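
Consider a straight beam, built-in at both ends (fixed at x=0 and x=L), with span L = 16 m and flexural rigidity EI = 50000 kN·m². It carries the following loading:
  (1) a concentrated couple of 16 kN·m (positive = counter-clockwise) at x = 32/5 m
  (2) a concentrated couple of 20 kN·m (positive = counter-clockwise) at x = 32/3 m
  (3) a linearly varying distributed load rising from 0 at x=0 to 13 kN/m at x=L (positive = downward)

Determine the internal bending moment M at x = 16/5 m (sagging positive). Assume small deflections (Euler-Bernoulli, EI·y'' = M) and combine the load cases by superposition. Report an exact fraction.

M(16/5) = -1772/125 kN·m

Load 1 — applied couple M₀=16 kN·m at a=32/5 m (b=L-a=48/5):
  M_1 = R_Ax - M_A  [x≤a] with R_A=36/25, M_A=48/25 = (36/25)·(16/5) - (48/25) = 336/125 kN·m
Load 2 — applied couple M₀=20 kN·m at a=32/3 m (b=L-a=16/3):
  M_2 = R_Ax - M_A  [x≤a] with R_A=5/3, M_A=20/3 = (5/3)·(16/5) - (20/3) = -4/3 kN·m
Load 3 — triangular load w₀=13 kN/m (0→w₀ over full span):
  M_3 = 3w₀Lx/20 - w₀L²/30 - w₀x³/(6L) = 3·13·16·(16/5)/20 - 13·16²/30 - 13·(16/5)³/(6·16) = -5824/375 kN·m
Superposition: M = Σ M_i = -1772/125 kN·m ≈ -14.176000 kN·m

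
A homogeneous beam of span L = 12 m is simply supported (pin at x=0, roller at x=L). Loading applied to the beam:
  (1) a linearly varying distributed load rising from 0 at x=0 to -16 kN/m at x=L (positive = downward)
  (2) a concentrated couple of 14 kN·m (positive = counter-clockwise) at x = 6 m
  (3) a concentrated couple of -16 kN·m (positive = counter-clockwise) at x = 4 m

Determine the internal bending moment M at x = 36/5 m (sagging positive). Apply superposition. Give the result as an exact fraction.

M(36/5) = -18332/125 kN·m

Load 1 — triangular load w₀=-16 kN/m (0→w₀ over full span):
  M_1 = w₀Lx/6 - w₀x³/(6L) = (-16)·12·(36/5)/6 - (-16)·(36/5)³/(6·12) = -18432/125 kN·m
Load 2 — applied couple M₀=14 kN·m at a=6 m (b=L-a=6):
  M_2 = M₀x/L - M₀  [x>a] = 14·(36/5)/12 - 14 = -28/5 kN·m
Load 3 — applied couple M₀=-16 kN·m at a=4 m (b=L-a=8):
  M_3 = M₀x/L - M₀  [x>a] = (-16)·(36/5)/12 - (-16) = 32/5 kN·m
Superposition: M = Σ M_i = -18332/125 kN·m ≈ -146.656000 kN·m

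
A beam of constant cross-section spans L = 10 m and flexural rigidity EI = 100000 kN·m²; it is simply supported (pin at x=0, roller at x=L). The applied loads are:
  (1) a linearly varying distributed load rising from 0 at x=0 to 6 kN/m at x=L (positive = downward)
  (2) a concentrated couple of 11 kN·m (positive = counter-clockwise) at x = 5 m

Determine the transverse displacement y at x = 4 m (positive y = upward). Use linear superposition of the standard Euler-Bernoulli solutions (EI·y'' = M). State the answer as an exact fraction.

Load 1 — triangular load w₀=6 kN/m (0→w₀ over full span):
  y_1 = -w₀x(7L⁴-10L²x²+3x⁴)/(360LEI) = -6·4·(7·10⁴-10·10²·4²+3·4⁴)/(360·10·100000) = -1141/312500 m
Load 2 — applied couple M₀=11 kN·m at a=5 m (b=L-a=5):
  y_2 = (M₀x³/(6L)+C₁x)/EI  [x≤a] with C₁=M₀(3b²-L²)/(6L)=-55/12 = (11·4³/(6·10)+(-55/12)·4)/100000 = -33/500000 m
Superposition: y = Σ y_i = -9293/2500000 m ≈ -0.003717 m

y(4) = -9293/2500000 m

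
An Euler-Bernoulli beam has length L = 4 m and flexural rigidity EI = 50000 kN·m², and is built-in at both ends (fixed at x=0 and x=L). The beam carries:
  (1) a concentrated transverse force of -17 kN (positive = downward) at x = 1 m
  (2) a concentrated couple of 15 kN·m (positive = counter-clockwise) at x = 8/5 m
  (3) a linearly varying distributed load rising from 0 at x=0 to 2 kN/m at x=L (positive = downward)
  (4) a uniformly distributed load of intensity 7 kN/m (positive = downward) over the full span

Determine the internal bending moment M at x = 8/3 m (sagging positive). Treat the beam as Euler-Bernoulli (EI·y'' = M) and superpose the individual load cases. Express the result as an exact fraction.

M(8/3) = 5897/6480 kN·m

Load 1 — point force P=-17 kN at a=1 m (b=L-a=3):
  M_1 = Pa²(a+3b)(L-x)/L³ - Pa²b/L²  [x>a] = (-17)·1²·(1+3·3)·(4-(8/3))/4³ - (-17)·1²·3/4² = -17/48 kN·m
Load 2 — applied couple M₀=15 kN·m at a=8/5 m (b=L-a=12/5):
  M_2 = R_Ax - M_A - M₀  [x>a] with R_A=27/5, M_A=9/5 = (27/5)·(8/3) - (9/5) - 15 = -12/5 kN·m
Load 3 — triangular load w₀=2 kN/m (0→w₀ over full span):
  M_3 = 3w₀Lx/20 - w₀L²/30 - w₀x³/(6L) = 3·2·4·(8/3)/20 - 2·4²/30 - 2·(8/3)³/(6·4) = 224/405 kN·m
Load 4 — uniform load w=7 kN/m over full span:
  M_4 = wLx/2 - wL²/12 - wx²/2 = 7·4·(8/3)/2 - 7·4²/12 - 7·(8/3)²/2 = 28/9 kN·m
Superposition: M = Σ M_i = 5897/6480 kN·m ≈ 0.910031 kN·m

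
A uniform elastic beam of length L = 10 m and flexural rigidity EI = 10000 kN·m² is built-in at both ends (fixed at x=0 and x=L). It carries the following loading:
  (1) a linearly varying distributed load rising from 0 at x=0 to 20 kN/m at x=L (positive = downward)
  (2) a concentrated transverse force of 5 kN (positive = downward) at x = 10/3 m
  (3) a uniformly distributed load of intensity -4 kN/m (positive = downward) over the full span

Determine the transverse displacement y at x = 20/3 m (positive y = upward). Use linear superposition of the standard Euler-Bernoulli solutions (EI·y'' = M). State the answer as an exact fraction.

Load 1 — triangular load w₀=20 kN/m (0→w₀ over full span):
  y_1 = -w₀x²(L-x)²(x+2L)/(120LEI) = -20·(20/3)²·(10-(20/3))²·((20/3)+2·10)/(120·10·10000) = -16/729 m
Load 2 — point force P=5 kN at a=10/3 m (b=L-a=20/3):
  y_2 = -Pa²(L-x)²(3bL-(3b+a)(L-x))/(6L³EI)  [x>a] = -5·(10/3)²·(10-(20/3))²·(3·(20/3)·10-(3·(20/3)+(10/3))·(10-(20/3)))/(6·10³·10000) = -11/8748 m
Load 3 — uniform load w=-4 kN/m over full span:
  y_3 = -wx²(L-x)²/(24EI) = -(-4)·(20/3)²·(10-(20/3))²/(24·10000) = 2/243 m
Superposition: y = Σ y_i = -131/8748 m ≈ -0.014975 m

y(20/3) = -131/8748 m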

==

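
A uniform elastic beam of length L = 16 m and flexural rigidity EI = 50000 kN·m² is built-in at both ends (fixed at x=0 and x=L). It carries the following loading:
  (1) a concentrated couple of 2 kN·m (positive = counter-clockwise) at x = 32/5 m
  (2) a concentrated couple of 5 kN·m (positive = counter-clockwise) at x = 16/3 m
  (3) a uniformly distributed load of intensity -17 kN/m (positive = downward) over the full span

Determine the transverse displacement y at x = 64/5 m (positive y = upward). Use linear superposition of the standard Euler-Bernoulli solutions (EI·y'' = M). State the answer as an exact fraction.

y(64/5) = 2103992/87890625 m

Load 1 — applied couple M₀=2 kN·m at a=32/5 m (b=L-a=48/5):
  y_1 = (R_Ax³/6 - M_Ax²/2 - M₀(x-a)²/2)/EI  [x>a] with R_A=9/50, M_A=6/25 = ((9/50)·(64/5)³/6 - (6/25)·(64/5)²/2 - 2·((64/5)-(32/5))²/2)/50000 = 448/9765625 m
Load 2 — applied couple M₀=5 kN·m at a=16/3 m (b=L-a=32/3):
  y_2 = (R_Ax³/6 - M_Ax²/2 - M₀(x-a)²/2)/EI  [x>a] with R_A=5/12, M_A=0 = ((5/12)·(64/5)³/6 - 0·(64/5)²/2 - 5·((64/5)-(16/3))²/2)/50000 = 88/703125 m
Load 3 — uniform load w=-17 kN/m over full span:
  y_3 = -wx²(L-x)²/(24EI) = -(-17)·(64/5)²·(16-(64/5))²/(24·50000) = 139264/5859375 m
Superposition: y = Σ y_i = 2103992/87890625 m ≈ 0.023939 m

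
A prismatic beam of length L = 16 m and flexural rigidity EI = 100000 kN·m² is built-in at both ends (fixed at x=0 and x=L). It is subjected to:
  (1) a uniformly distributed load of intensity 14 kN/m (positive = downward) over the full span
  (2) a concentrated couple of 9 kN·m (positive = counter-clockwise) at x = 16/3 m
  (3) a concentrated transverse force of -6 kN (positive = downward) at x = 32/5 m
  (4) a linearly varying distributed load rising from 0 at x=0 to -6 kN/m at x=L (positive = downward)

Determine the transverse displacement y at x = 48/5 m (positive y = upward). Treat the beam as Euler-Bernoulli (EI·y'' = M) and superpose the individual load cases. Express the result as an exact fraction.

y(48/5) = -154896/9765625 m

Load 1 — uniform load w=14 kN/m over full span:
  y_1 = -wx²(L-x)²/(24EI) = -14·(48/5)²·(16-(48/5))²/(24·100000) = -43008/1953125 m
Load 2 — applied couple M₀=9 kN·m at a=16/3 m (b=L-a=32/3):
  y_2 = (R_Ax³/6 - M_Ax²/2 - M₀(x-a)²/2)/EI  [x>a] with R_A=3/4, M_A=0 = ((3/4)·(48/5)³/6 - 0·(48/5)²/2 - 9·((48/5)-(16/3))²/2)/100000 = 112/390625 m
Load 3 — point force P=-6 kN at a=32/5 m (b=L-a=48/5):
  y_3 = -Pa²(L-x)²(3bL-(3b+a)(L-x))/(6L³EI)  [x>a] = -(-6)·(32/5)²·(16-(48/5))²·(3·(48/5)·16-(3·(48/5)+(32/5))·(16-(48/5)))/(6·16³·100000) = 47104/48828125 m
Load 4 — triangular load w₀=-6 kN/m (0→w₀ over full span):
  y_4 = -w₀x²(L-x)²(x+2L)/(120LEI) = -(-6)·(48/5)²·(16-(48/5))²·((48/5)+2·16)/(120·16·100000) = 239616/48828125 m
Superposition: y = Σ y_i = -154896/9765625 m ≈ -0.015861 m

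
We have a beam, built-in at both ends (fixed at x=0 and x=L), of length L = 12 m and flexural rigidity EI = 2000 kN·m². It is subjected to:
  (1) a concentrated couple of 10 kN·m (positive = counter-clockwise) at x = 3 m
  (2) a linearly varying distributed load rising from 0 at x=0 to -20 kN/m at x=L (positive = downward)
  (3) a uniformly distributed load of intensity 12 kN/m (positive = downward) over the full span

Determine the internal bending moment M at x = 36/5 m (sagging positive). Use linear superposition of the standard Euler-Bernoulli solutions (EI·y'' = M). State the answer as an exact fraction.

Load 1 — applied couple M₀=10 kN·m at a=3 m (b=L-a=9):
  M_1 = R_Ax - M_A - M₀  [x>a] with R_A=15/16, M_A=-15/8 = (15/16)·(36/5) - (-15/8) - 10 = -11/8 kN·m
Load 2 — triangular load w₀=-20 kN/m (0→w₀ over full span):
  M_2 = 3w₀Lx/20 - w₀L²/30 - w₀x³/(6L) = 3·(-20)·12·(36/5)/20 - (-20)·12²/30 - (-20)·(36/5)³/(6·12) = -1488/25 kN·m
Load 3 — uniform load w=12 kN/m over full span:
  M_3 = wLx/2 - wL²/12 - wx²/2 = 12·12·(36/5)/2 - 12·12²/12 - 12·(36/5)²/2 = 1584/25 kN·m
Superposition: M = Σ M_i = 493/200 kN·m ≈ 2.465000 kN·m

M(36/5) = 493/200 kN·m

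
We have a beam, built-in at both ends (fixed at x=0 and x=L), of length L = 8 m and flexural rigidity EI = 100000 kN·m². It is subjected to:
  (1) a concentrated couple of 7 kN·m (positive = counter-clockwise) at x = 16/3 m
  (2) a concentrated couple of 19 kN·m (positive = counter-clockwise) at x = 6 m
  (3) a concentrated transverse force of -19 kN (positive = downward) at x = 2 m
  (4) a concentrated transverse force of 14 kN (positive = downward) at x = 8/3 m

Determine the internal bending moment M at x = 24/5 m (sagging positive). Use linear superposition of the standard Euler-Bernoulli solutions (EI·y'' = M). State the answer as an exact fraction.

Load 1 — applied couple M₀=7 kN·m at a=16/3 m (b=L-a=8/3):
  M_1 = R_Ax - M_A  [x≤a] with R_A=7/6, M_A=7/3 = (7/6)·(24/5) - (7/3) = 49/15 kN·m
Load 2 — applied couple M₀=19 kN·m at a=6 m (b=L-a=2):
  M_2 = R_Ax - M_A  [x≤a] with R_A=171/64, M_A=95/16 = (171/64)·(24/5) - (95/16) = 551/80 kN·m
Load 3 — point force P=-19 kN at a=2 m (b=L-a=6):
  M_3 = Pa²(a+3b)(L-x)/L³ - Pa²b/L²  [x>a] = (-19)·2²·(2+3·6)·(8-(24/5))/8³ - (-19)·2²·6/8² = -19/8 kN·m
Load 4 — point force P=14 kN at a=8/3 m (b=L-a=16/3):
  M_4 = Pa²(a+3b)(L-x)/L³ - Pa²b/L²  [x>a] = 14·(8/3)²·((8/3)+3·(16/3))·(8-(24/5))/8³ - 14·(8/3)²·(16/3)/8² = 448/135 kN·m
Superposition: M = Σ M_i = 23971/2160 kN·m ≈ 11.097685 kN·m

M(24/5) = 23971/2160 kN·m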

* * *

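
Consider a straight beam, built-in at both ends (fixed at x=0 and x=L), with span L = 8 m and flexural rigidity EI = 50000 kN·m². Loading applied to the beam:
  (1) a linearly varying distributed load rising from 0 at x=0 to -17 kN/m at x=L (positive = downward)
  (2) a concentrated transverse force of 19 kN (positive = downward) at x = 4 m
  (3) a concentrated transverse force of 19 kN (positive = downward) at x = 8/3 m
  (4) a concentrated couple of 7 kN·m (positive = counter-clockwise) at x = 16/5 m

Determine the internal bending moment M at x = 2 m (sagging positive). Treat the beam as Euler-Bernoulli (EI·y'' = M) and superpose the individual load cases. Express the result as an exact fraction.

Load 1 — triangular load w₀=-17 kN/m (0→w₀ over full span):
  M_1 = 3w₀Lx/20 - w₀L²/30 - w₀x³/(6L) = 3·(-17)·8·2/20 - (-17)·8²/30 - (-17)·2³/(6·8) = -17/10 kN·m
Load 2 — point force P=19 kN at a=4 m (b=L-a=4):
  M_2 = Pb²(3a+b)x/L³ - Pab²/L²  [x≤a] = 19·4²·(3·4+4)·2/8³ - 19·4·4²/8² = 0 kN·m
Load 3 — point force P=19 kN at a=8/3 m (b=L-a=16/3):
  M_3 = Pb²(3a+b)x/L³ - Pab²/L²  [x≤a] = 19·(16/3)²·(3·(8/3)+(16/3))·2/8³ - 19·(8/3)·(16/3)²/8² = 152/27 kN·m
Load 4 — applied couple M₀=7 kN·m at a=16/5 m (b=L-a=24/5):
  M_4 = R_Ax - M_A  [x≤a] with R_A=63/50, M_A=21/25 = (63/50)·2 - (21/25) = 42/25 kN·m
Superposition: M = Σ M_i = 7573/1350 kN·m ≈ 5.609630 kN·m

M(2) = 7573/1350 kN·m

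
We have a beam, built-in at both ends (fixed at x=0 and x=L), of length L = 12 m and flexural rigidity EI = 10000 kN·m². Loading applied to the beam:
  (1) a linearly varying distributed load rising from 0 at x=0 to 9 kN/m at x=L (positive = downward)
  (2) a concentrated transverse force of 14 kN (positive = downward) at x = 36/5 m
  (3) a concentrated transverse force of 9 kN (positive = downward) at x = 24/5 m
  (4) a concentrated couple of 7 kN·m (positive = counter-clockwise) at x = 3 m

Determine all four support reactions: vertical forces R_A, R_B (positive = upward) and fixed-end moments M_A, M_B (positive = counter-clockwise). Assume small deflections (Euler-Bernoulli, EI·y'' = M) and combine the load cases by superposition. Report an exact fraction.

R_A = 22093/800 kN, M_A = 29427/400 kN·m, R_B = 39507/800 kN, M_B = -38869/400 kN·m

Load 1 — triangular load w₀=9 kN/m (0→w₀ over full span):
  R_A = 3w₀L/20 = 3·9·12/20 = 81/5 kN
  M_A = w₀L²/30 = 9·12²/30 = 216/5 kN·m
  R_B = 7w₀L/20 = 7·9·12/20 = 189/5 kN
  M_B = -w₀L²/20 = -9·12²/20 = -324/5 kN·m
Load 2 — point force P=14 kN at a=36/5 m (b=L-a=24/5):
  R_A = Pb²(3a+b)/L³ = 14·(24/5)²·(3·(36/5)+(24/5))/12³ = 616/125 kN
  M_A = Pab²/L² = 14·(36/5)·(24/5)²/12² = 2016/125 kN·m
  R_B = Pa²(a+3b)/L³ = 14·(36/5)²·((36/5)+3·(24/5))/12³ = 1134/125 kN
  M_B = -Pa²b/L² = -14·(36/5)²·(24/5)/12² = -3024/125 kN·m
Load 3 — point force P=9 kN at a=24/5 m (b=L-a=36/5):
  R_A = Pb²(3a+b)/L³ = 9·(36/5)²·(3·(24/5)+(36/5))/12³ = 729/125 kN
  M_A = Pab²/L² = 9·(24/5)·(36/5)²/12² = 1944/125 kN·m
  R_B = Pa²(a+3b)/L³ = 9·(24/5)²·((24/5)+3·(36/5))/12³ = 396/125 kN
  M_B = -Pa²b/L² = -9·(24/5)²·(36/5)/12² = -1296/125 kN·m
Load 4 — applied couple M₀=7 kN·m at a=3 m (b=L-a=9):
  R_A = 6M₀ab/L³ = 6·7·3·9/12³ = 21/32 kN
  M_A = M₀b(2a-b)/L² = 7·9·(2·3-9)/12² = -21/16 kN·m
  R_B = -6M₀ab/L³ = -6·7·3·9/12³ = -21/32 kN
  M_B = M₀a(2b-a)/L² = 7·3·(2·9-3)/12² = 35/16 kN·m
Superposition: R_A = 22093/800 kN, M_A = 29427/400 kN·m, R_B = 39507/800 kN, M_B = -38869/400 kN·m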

> [EXERCISE AIM] Determine how many lines in the data above include the word "varying", and state that number only.

> [RESULT OF THE TASK] 9